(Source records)
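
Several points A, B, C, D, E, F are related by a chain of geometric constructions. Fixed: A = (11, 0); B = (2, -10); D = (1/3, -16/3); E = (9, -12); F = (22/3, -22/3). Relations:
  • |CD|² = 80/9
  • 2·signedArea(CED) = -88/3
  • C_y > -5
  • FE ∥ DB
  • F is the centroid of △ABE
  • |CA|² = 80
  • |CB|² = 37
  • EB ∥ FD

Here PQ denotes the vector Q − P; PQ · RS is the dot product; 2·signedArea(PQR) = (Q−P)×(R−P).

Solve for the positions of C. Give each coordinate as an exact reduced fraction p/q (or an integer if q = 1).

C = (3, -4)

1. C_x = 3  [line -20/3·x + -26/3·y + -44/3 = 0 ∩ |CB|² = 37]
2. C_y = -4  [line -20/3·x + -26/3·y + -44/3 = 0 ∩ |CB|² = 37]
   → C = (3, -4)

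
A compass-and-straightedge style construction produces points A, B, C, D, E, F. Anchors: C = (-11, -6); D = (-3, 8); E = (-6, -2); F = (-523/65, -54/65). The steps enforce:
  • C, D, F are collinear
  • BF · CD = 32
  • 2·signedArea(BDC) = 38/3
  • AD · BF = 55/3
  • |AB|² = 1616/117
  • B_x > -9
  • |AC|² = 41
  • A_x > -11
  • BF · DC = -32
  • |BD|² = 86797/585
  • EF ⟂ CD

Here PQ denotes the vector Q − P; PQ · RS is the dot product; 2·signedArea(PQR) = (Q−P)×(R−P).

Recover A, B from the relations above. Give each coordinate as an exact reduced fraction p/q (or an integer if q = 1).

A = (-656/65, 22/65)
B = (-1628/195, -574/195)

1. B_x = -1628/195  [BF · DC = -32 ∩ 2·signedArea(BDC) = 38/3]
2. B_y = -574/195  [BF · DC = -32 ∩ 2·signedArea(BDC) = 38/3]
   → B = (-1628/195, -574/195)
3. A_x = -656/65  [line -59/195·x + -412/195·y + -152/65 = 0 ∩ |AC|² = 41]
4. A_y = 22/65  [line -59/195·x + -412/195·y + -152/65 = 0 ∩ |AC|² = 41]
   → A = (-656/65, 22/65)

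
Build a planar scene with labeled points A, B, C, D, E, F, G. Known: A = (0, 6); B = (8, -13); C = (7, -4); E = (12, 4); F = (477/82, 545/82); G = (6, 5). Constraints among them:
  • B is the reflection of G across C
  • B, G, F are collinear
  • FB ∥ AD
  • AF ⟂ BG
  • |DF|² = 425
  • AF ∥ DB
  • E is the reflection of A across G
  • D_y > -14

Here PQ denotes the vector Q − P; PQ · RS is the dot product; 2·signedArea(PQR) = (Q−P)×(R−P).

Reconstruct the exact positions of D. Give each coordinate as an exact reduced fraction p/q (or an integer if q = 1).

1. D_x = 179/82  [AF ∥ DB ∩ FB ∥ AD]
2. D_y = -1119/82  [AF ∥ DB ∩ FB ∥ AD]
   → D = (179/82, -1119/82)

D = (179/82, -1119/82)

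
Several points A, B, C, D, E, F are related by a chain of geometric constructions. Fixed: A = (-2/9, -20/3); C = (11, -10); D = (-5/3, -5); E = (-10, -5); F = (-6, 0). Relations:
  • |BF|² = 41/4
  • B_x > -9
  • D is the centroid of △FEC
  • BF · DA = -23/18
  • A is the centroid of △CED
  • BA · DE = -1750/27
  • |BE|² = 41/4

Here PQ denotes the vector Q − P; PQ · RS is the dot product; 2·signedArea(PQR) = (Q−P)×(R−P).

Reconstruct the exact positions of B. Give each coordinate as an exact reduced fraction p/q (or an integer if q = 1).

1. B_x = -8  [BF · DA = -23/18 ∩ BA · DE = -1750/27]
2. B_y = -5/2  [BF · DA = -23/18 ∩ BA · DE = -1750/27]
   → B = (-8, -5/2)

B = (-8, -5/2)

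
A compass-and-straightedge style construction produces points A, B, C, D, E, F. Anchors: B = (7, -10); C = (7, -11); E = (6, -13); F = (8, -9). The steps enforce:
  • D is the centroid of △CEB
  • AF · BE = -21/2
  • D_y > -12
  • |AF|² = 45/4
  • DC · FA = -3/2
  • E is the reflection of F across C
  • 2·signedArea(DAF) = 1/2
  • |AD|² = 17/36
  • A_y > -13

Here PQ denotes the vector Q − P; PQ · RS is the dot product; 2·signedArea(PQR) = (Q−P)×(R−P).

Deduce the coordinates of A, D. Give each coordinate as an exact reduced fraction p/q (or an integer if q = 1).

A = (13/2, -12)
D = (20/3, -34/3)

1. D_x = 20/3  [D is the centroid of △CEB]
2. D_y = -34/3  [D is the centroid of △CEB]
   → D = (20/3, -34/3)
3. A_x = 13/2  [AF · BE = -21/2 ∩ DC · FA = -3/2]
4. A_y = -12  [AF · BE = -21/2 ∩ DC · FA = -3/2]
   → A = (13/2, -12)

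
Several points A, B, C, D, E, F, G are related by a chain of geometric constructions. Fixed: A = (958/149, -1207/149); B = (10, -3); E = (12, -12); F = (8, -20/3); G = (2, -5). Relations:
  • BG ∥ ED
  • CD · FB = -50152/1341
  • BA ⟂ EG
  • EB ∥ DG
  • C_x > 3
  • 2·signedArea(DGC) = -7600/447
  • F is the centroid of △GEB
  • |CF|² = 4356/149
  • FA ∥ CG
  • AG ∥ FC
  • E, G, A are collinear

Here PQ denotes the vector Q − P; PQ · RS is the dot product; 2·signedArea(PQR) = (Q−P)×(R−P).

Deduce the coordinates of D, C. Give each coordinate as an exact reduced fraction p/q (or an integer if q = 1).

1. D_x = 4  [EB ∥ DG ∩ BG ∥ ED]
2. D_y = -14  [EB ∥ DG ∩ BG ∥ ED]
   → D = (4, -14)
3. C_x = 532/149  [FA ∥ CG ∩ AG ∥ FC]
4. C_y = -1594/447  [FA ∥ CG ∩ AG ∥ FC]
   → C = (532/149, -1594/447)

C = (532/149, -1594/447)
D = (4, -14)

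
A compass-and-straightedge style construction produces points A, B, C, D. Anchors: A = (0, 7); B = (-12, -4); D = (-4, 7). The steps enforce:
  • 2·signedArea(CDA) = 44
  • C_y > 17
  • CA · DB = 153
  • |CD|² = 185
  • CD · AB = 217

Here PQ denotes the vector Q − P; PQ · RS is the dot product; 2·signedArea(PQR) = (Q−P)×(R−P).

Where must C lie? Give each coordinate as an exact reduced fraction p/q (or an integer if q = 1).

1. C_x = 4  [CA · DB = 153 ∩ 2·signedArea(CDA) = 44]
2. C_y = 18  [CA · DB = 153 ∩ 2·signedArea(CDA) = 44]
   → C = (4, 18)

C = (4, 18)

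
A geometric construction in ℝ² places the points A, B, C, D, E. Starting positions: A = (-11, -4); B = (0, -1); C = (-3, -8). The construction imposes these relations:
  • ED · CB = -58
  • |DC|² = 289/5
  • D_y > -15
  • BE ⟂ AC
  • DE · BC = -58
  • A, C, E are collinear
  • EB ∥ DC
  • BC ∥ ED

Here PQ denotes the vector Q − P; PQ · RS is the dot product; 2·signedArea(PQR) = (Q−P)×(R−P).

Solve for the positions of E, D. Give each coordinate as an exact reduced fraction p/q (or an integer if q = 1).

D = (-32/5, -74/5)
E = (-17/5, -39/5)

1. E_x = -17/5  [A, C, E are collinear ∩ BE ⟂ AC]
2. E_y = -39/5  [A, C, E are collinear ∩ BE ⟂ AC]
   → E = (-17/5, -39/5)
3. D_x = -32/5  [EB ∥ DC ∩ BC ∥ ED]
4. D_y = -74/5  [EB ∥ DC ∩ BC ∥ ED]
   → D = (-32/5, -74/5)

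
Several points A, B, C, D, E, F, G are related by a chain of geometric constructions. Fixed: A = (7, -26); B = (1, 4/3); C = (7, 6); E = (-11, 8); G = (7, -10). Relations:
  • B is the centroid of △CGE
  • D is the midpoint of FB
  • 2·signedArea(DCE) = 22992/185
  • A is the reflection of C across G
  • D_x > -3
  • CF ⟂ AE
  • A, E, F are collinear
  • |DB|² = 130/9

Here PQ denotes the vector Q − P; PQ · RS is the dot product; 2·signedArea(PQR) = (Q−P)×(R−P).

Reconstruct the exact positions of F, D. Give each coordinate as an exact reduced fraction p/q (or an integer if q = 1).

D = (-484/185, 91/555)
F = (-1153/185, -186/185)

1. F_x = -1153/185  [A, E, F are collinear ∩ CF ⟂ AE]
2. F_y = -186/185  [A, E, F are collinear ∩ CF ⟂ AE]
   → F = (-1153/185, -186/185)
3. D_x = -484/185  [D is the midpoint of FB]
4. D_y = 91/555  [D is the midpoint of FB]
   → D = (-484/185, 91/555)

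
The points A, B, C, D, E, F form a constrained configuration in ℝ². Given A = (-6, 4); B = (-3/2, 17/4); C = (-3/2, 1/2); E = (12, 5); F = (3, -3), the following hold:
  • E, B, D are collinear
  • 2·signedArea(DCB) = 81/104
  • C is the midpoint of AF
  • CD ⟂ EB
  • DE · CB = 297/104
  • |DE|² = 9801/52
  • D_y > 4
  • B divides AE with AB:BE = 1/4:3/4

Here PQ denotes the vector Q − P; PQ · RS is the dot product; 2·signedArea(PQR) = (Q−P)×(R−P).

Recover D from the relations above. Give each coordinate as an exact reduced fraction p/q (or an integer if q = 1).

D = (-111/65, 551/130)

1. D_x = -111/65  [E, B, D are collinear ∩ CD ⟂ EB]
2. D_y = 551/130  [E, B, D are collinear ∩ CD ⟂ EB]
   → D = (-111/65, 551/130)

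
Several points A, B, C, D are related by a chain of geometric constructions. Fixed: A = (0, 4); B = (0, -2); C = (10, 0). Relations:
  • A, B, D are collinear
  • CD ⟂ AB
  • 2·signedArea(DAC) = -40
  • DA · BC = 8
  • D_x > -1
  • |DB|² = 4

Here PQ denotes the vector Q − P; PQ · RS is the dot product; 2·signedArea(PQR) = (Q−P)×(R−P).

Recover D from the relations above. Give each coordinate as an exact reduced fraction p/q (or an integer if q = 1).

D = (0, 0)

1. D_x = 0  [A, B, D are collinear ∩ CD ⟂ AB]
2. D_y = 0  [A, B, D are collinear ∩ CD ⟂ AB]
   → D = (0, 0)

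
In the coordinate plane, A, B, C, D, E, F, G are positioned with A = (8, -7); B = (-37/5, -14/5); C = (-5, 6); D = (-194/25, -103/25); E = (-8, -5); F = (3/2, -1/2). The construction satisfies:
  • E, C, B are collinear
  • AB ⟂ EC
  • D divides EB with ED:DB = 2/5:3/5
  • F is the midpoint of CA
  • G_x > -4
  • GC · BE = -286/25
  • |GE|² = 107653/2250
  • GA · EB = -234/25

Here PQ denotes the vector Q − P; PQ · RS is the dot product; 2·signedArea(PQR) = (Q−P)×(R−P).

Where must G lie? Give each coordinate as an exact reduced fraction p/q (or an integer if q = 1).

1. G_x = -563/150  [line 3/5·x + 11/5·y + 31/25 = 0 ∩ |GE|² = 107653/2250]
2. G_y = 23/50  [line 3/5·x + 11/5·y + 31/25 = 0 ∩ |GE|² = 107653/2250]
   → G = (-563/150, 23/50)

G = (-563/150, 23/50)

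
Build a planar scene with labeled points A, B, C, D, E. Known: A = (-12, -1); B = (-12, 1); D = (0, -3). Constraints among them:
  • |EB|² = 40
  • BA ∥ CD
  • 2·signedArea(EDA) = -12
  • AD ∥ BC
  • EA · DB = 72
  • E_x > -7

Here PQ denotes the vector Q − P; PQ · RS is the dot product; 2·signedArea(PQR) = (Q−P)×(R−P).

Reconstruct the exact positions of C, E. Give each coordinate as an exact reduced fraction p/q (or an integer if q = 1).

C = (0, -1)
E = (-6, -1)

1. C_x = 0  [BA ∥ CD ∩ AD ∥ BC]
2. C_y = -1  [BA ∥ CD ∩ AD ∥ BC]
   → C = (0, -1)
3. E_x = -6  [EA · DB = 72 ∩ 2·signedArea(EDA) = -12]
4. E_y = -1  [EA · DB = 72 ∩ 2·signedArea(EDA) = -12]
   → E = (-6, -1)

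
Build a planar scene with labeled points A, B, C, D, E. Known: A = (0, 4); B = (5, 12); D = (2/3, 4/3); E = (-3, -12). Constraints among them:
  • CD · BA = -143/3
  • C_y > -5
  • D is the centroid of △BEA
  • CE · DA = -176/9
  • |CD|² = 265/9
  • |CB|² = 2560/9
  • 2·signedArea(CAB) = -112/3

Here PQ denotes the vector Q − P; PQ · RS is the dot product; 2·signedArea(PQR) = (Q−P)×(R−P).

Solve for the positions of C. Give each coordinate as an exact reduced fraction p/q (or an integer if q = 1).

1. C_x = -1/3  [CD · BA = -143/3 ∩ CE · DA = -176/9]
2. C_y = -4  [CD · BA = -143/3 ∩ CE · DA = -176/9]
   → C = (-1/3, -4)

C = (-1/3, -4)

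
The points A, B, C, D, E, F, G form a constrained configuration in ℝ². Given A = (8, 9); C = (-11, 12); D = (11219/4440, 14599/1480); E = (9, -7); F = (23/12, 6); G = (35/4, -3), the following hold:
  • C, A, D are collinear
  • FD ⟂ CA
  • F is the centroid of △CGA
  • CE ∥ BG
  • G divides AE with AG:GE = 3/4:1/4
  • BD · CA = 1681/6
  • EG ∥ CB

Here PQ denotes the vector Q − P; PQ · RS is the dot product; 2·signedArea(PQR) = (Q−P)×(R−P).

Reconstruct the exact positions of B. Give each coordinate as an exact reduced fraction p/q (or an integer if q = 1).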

PROBLEM STATEMENT: Above are several records. Count the lines among them that contain "enforce" and give only the total.

EXPECTED ANSWER: 3